Stored data entries:
================================

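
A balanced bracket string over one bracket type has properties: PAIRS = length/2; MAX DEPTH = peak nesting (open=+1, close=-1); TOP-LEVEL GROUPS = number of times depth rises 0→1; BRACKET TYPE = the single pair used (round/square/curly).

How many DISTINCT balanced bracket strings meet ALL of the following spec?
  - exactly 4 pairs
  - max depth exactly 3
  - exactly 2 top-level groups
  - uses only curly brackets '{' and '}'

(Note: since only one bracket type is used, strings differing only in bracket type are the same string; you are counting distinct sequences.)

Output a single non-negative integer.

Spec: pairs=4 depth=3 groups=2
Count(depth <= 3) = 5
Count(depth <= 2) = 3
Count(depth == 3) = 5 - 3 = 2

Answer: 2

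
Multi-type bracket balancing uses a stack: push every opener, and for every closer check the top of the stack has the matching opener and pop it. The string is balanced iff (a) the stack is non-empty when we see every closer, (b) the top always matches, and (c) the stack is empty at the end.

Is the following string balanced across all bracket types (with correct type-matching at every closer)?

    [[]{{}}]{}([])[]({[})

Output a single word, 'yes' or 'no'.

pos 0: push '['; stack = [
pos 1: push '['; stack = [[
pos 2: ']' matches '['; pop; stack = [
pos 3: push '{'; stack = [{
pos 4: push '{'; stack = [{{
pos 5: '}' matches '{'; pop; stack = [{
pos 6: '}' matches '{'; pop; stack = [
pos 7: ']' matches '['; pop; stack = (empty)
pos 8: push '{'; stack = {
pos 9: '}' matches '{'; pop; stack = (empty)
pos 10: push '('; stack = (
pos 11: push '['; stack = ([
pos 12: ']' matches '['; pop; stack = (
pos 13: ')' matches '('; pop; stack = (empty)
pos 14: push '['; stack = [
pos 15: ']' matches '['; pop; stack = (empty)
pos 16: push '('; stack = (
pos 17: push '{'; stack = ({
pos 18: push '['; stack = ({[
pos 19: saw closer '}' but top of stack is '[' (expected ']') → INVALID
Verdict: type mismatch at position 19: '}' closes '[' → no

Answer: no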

================================

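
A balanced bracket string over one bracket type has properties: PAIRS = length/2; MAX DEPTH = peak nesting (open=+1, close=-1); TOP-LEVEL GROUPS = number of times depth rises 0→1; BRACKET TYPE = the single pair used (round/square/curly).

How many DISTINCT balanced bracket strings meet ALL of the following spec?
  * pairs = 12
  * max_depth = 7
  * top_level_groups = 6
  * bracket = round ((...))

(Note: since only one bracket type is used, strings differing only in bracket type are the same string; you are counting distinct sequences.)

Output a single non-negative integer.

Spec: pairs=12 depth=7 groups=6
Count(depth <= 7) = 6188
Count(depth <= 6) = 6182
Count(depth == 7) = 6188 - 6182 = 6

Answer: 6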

================================

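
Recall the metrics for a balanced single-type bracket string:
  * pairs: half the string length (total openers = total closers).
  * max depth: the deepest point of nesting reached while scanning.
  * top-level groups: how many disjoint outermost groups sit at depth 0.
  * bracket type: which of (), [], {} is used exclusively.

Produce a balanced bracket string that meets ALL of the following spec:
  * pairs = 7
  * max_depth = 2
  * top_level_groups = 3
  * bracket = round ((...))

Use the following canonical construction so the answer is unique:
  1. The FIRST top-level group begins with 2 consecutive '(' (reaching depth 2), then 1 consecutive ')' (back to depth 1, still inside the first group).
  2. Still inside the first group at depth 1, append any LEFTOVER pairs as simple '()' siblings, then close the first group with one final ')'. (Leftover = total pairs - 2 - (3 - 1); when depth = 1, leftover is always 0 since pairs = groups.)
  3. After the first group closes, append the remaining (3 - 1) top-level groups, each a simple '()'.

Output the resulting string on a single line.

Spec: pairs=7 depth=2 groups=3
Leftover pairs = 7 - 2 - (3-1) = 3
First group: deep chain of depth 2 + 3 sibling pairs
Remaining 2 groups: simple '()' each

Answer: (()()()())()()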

================================

▶ _Aim of the exercise_: Could you write out, exactly as they stand, only the lines above that begin at the line with "Recall the metrics" and stop after the line with "1. The FIRST"?

▶ _Reply to the task_:
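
Recall the metrics for a balanced single-type bracket string:
  * pairs: half the string length (total openers = total closers).
  * max depth: the deepest point of nesting reached while scanning.
  * top-level groups: how many disjoint outermost groups sit at depth 0.
  * bracket type: which of (), [], {} is used exclusively.

Produce a balanced bracket string that meets ALL of the following spec:
  * pairs = 7
  * max_depth = 2
  * top_level_groups = 3
  * bracket = round ((...))

Use the following canonical construction so the answer is unique:
  1. The FIRST top-level group begins with 2 consecutive '(' (reaching depth 2), then 1 consecutive ')' (back to depth 1, still inside the first group).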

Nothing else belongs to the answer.